> RECORDS FOR THE EXERCISE:

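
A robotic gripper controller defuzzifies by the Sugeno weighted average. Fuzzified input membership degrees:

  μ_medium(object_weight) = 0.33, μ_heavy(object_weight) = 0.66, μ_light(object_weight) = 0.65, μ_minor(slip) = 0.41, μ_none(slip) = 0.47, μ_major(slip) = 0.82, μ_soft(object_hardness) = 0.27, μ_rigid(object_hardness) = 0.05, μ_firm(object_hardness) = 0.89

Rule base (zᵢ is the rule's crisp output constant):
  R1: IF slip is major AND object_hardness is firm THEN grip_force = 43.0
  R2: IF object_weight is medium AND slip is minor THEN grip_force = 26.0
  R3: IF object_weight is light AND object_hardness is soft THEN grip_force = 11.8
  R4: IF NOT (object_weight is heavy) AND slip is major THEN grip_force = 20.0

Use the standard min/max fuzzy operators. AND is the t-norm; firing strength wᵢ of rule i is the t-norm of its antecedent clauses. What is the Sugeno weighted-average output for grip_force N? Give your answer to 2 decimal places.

30.58

R1 (z=43.0): major=0.82, firm=0.89; AND[min(a, b)] → w = 0.82
R2 (z=26.0): medium=0.33, minor=0.41; AND[min(a, b)] → w = 0.33
R3 (z=11.8): light=0.65, soft=0.27; AND[min(a, b)] → w = 0.27
R4 (z=20.0): ¬heavy=1−0.66=0.34, major=0.82; AND[min(a, b)] → w = 0.34
Weighted average = (0.82·43.0 + 0.33·26.0 + 0.27·11.8 + 0.34·20.0) / (0.82 + 0.33 + 0.27 + 0.34)
  = 53.8260 / 1.7600 = 30.58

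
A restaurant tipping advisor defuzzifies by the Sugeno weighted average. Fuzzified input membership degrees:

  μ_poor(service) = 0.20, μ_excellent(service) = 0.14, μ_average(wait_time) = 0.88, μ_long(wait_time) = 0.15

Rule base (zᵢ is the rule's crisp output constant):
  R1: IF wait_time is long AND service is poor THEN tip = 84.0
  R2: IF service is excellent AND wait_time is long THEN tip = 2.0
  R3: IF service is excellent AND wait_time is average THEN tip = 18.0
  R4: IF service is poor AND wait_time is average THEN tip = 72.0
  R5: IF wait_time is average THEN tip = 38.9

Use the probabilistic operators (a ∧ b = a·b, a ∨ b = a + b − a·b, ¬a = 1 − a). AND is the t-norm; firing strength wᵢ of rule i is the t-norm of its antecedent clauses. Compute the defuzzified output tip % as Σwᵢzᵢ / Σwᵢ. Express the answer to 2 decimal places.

42.01

R1 (z=84.0): long=0.15, poor=0.20; AND[a·b] → w = 0.0300
R2 (z=2.0): excellent=0.14, long=0.15; AND[a·b] → w = 0.0210
R3 (z=18.0): excellent=0.14, average=0.88; AND[a·b] → w = 0.1232
R4 (z=72.0): poor=0.20, average=0.88; AND[a·b] → w = 0.1760
R5 (z=38.9): average=0.88 → w = 0.8800
Weighted average = (0.0300·84.0 + 0.0210·2.0 + 0.1232·18.0 + 0.1760·72.0 + 0.8800·38.9) / (0.0300 + 0.0210 + 0.1232 + 0.1760 + 0.8800)
  = 51.6836 / 1.2302 = 42.01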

> REQUIREMENT: Generate a verbatim printout of all the entries.

> TASK OUTPUT:
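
A robotic gripper controller defuzzifies by the Sugeno weighted average. Fuzzified input membership degrees:

  μ_medium(object_weight) = 0.33, μ_heavy(object_weight) = 0.66, μ_light(object_weight) = 0.65, μ_minor(slip) = 0.41, μ_none(slip) = 0.47, μ_major(slip) = 0.82, μ_soft(object_hardness) = 0.27, μ_rigid(object_hardness) = 0.05, μ_firm(object_hardness) = 0.89

Rule base (zᵢ is the rule's crisp output constant):
  R1: IF slip is major AND object_hardness is firm THEN grip_force = 43.0
  R2: IF object_weight is medium AND slip is minor THEN grip_force = 26.0
  R3: IF object_weight is light AND object_hardness is soft THEN grip_force = 11.8
  R4: IF NOT (object_weight is heavy) AND slip is major THEN grip_force = 20.0

Use the standard min/max fuzzy operators. AND is the t-norm; firing strength wᵢ of rule i is the t-norm of its antecedent clauses. What is the Sugeno weighted-average output for grip_force N? Give your answer to 2 decimal places.

30.58

R1 (z=43.0): major=0.82, firm=0.89; AND[min(a, b)] → w = 0.82
R2 (z=26.0): medium=0.33, minor=0.41; AND[min(a, b)] → w = 0.33
R3 (z=11.8): light=0.65, soft=0.27; AND[min(a, b)] → w = 0.27
R4 (z=20.0): ¬heavy=1−0.66=0.34, major=0.82; AND[min(a, b)] → w = 0.34
Weighted average = (0.82·43.0 + 0.33·26.0 + 0.27·11.8 + 0.34·20.0) / (0.82 + 0.33 + 0.27 + 0.34)
  = 53.8260 / 1.7600 = 30.58

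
A restaurant tipping advisor defuzzifies by the Sugeno weighted average. Fuzzified input membership degrees:

  μ_poor(service) = 0.20, μ_excellent(service) = 0.14, μ_average(wait_time) = 0.88, μ_long(wait_time) = 0.15

Rule base (zᵢ is the rule's crisp output constant):
  R1: IF wait_time is long AND service is poor THEN tip = 84.0
  R2: IF service is excellent AND wait_time is long THEN tip = 2.0
  R3: IF service is excellent AND wait_time is average THEN tip = 18.0
  R4: IF service is poor AND wait_time is average THEN tip = 72.0
  R5: IF wait_time is average THEN tip = 38.9

Use the probabilistic operators (a ∧ b = a·b, a ∨ b = a + b − a·b, ¬a = 1 − a). AND is the t-norm; firing strength wᵢ of rule i is the t-norm of its antecedent clauses. Compute the defuzzified output tip % as Σwᵢzᵢ / Σwᵢ. Express the answer to 2 decimal places.

42.01

R1 (z=84.0): long=0.15, poor=0.20; AND[a·b] → w = 0.0300
R2 (z=2.0): excellent=0.14, long=0.15; AND[a·b] → w = 0.0210
R3 (z=18.0): excellent=0.14, average=0.88; AND[a·b] → w = 0.1232
R4 (z=72.0): poor=0.20, average=0.88; AND[a·b] → w = 0.1760
R5 (z=38.9): average=0.88 → w = 0.8800
Weighted average = (0.0300·84.0 + 0.0210·2.0 + 0.1232·18.0 + 0.1760·72.0 + 0.8800·38.9) / (0.0300 + 0.0210 + 0.1232 + 0.1760 + 0.8800)
  = 51.6836 / 1.2302 = 42.01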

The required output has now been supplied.